Stored data:
______________________________

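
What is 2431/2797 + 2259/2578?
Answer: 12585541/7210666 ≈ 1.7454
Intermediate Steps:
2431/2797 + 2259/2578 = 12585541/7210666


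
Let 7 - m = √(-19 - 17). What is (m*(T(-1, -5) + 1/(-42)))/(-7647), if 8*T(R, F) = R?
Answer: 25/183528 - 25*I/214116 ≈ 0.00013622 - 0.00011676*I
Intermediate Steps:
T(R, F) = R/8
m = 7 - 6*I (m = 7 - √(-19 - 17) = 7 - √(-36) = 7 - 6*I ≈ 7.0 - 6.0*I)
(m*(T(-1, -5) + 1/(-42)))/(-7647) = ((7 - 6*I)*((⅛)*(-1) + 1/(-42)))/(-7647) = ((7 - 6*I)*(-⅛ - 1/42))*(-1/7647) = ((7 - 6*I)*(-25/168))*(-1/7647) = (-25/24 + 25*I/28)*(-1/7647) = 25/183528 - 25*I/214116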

______________________________

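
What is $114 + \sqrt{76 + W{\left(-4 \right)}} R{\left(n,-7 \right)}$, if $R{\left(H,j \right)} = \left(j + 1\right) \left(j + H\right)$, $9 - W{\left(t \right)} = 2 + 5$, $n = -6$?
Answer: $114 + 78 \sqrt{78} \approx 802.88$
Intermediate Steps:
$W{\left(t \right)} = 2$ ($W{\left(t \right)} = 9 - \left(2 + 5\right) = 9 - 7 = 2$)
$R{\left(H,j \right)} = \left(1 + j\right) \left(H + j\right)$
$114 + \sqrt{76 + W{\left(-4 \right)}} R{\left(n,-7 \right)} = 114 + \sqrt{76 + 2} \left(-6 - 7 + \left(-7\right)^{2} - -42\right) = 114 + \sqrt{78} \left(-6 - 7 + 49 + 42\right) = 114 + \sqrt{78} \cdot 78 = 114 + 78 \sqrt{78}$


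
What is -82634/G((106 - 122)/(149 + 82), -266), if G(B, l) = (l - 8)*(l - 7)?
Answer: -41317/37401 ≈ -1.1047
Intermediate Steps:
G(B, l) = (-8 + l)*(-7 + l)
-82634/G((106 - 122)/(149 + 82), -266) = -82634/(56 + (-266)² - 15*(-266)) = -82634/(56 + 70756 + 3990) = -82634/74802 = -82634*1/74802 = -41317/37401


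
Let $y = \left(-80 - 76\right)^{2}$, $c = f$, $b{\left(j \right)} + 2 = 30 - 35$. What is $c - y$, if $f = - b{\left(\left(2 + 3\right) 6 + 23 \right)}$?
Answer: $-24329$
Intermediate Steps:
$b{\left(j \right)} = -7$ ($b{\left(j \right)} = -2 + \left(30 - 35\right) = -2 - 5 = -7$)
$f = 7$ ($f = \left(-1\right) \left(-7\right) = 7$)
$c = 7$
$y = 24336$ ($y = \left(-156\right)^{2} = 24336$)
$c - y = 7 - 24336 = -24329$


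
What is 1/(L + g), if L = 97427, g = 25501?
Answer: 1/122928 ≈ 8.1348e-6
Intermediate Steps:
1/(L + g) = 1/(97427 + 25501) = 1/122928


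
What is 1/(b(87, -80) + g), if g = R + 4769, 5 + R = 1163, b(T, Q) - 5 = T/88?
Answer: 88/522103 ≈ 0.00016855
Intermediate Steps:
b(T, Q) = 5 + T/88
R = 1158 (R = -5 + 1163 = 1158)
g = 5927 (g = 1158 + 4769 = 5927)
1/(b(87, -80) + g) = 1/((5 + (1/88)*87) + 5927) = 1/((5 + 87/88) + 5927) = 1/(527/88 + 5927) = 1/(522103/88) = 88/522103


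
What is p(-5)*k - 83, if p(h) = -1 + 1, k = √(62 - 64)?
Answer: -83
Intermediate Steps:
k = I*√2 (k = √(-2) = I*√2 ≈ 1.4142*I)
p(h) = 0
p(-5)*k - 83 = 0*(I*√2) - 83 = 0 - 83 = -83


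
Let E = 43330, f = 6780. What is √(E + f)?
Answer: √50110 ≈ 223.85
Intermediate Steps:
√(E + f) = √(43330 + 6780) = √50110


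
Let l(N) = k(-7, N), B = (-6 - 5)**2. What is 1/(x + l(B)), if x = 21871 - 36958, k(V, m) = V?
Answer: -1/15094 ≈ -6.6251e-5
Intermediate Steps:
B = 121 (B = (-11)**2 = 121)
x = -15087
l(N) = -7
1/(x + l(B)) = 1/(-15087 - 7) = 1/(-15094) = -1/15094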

______________________________

#### [TASK]
Could you reproduce exactly the lines of the entries above, from the one with "What is $114" through the one with "Answer: 88/522103 ≈ 0.00016855", and nothing else?

#### [OUTPUT FOR THIS TASK]
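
What is $114 + \sqrt{76 + W{\left(-4 \right)}} R{\left(n,-7 \right)}$, if $R{\left(H,j \right)} = \left(j + 1\right) \left(j + H\right)$, $9 - W{\left(t \right)} = 2 + 5$, $n = -6$?
Answer: $114 + 78 \sqrt{78} \approx 802.88$
Intermediate Steps:
$W{\left(t \right)} = 2$ ($W{\left(t \right)} = 9 - \left(2 + 5\right) = 9 - 7 = 2$)
$R{\left(H,j \right)} = \left(1 + j\right) \left(H + j\right)$
$114 + \sqrt{76 + W{\left(-4 \right)}} R{\left(n,-7 \right)} = 114 + \sqrt{76 + 2} \left(-6 - 7 + \left(-7\right)^{2} - -42\right) = 114 + \sqrt{78} \left(-6 - 7 + 49 + 42\right) = 114 + \sqrt{78} \cdot 78 = 114 + 78 \sqrt{78}$


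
What is -82634/G((106 - 122)/(149 + 82), -266), if G(B, l) = (l - 8)*(l - 7)?
Answer: -41317/37401 ≈ -1.1047
Intermediate Steps:
G(B, l) = (-8 + l)*(-7 + l)
-82634/G((106 - 122)/(149 + 82), -266) = -82634/(56 + (-266)² - 15*(-266)) = -82634/(56 + 70756 + 3990) = -82634/74802 = -82634*1/74802 = -41317/37401


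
Let $y = \left(-80 - 76\right)^{2}$, $c = f$, $b{\left(j \right)} + 2 = 30 - 35$. What is $c - y$, if $f = - b{\left(\left(2 + 3\right) 6 + 23 \right)}$?
Answer: $-24329$
Intermediate Steps:
$b{\left(j \right)} = -7$ ($b{\left(j \right)} = -2 + \left(30 - 35\right) = -2 - 5 = -7$)
$f = 7$ ($f = \left(-1\right) \left(-7\right) = 7$)
$c = 7$
$y = 24336$ ($y = \left(-156\right)^{2} = 24336$)
$c - y = 7 - 24336 = -24329$


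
What is 1/(L + g), if L = 97427, g = 25501?
Answer: 1/122928 ≈ 8.1348e-6
Intermediate Steps:
1/(L + g) = 1/(97427 + 25501) = 1/122928


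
What is 1/(b(87, -80) + g), if g = R + 4769, 5 + R = 1163, b(T, Q) - 5 = T/88?
Answer: 88/522103 ≈ 0.00016855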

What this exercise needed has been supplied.